What needs to be done »
I need the number of lines in the following entries that hold the word "Answer", and no other text.

### Record set

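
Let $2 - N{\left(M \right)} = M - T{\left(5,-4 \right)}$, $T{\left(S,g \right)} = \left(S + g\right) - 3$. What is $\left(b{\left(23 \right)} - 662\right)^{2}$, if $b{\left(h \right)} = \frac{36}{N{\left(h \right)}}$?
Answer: $\frac{232928644}{529} \approx 4.4032 \cdot 10^{5}$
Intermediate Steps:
$T{\left(S,g \right)} = -3 + S + g$
$N{\left(M \right)} = - M$ ($N{\left(M \right)} = 2 - \left(M - \left(-3 + 5 - 4\right)\right) = 2 - \left(M - -2\right) = 2 - \left(M + 2\right) = 2 - \left(2 + M\right) = - M$)
$b{\left(h \right)} = - \frac{36}{h}$ ($b{\left(h \right)} = \frac{36}{\left(-1\right) h} = 36 \left(- \frac{1}{h}\right) = - \frac{36}{h}$)
$\left(b{\left(23 \right)} - 662\right)^{2} = \left(- \frac{36}{23} - 662\right)^{2} = \left(- \frac{15262}{23}\right)^{2} = \frac{232928644}{529}$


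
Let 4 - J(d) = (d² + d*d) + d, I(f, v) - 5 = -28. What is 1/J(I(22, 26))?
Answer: -1/1031 ≈ -0.00096993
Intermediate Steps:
I(f, v) = -23 (I(f, v) = 5 - 28 = -23)
J(d) = 4 - d - 2*d² (J(d) = 4 - ((d² + d*d) + d) = 4 - ((d² + d²) + d) = 4 - (2*d² + d) = 4 - (d + 2*d²) = 4 + (-d - 2*d²) = 4 - d - 2*d²)
1/J(I(22, 26)) = 1/(4 - 1*(-23) - 2*(-23)²) = 1/(4 + 23 - 2*529) = 1/(4 + 23 - 1058) = 1/(-1031) = -1/1031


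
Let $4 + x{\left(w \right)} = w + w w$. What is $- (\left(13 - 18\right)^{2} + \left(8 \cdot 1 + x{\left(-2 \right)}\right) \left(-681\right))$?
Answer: $4061$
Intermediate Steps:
$x{\left(w \right)} = -4 + w + w^{2}$ ($x{\left(w \right)} = -4 + \left(w + w w\right) = -4 + \left(w + w^{2}\right) = -4 + w + w^{2}$)
$- (\left(13 - 18\right)^{2} + \left(8 \cdot 1 + x{\left(-2 \right)}\right) \left(-681\right)) = - (\left(13 - 18\right)^{2} + \left(8 \cdot 1 - \left(6 - 4\right)\right) \left(-681\right)) = - (\left(-5\right)^{2} + \left(8 - 2\right) \left(-681\right)) = - (25 + \left(8 - 2\right) \left(-681\right)) = - (25 + 6 \left(-681\right)) = - (25 - 4086) = \left(-1\right) \left(-4061\right) = 4061$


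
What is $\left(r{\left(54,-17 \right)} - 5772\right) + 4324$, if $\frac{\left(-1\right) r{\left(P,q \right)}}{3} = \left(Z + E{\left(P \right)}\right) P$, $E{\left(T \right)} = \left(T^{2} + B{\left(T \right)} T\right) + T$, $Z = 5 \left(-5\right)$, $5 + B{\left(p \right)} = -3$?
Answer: $-408554$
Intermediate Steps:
$B{\left(p \right)} = -8$ ($B{\left(p \right)} = -5 - 3 = -8$)
$Z = -25$
$E{\left(T \right)} = T^{2} - 7 T$ ($E{\left(T \right)} = \left(T^{2} - 8 T\right) + T = T^{2} - 7 T$)
$r{\left(P,q \right)} = - 3 P \left(-25 + P \left(-7 + P\right)\right)$ ($r{\left(P,q \right)} = - 3 \left(-25 + P \left(-7 + P\right)\right) P = - 3 P \left(-25 + P \left(-7 + P\right)\right)$)
$\left(r{\left(54,-17 \right)} - 5772\right) + 4324 = \left(\left(-3\right) 54 \left(-25 + 54 \left(-7 + 54\right)\right) - 5772\right) + 4324 = \left(\left(-3\right) 54 \left(-25 + 54 \cdot 47\right) - 5772\right) + 4324 = \left(\left(-3\right) 54 \left(-25 + 2538\right) - 5772\right) + 4324 = \left(\left(-3\right) 54 \cdot 2513 - 5772\right) + 4324 = \left(-407106 - 5772\right) + 4324 = -412878 + 4324 = -408554$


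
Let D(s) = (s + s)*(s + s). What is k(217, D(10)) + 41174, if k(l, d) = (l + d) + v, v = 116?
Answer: 41907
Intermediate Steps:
D(s) = 4*s² (D(s) = (2*s)*(2*s) = 4*s²)
k(l, d) = 116 + d + l (k(l, d) = (l + d) + 116 = (d + l) + 116 = 116 + d + l)
k(217, D(10)) + 41174 = (116 + 4*10² + 217) + 41174 = (116 + 4*100 + 217) + 41174 = (116 + 400 + 217) + 41174 = 733 + 41174 = 41907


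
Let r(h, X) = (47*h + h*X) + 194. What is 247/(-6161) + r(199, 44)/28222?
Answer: 105793949/173875742 ≈ 0.60845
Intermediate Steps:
r(h, X) = 194 + 47*h + X*h (r(h, X) = (47*h + X*h) + 194 = 194 + 47*h + X*h)
247/(-6161) + r(199, 44)/28222 = 247/(-6161) + (194 + 47*199 + 44*199)/28222 = 247*(-1/6161) + (194 + 9353 + 8756)*(1/28222) = -247/6161 + 18303*(1/28222) = -247/6161 + 18303/28222 = 105793949/173875742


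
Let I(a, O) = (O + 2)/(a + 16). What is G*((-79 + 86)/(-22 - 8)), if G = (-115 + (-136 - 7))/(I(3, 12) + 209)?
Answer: 5719/19925 ≈ 0.28703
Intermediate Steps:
I(a, O) = (2 + O)/(16 + a)
G = -4902/3985 (G = (-115 + (-136 - 7))/((2 + 12)/(16 + 3) + 209) = (-115 - 143)/(14/19 + 209) = -258/((1/19)*14 + 209) = -258/(14/19 + 209) = -258/3985/19 = -258*19/3985 = -4902/3985 ≈ -1.2301)
G*((-79 + 86)/(-22 - 8)) = -4902*(-79 + 86)/(3985*(-22 - 8)) = -34314/(3985*(-30)) = -34314*(-1)/(3985*30) = -4902/3985*(-7/30) = 5719/19925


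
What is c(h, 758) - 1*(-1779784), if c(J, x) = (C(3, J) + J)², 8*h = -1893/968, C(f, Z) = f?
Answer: 106733276013145/59969536 ≈ 1.7798e+6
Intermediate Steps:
h = -1893/7744 (h = (-1893/968)/8 = (-1893*1/968)/8 = (⅛)*(-1893/968) = -1893/7744 ≈ -0.24445)
c(J, x) = (3 + J)²
c(h, 758) - 1*(-1779784) = (3 - 1893/7744)² - 1*(-1779784) = (21339/7744)² + 1779784 = 455352921/59969536 + 1779784 = 106733276013145/59969536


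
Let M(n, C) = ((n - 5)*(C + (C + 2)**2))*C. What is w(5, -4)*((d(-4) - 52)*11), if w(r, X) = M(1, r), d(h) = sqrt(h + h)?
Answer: 617760 - 23760*I*sqrt(2) ≈ 6.1776e+5 - 33602.0*I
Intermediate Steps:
d(h) = sqrt(2)*sqrt(h) (d(h) = sqrt(2*h) = sqrt(2)*sqrt(h))
M(n, C) = C*(-5 + n)*(C + (2 + C)**2) (M(n, C) = ((-5 + n)*(C + (2 + C)**2))*C = C*(-5 + n)*(C + (2 + C)**2))
w(r, X) = r*(-4*r - 4*(2 + r)**2) (w(r, X) = r*(-5*r - 5*(2 + r)**2 + r*1 + 1*(2 + r)**2) = r*(-5*r - 5*(2 + r)**2 + r + (2 + r)**2) = r*(-4*r - 4*(2 + r)**2))
w(5, -4)*((d(-4) - 52)*11) = (-4*5*(5 + (2 + 5)**2))*((sqrt(2)*sqrt(-4) - 52)*11) = (-4*5*(5 + 7**2))*((sqrt(2)*(2*I) - 52)*11) = (-4*5*(5 + 49))*((2*I*sqrt(2) - 52)*11) = (-4*5*54)*((-52 + 2*I*sqrt(2))*11) = -1080*(-572 + 22*I*sqrt(2)) = 617760 - 23760*I*sqrt(2)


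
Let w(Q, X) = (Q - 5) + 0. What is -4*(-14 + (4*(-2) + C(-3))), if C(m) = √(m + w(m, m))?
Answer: 88 - 4*I*√11 ≈ 88.0 - 13.266*I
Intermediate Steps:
w(Q, X) = -5 + Q (w(Q, X) = (-5 + Q) + 0 = -5 + Q)
C(m) = √(-5 + 2*m) (C(m) = √(m + (-5 + m)) = √(-5 + 2*m))
-4*(-14 + (4*(-2) + C(-3))) = -4*(-14 + (4*(-2) + √(-5 + 2*(-3)))) = -4*(-14 + (-8 + √(-5 - 6))) = -4*(-14 + (-8 + √(-11))) = -4*(-14 + (-8 + I*√11)) = -4*(-22 + I*√11) = 88 - 4*I*√11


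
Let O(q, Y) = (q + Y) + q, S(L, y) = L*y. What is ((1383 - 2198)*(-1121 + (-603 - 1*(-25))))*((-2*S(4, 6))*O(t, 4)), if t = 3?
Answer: -664648800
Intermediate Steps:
O(q, Y) = Y + 2*q (O(q, Y) = (Y + q) + q = Y + 2*q)
((1383 - 2198)*(-1121 + (-603 - 1*(-25))))*((-2*S(4, 6))*O(t, 4)) = ((1383 - 2198)*(-1121 + (-603 - 1*(-25))))*((-8*6)*(4 + 2*3)) = (-815*(-1121 + (-603 + 25)))*((-2*24)*(4 + 6)) = (-815*(-1121 - 578))*(-48*10) = -815*(-1699)*(-480) = 1384685*(-480) = -664648800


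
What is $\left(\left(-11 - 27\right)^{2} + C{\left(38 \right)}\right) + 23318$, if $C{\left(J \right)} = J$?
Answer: $24800$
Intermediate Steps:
$\left(\left(-11 - 27\right)^{2} + C{\left(38 \right)}\right) + 23318 = \left(\left(-11 - 27\right)^{2} + 38\right) + 23318 = \left(\left(-38\right)^{2} + 38\right) + 23318 = \left(1444 + 38\right) + 23318 = 1482 + 23318 = 24800$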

######

Solution to the problem »
12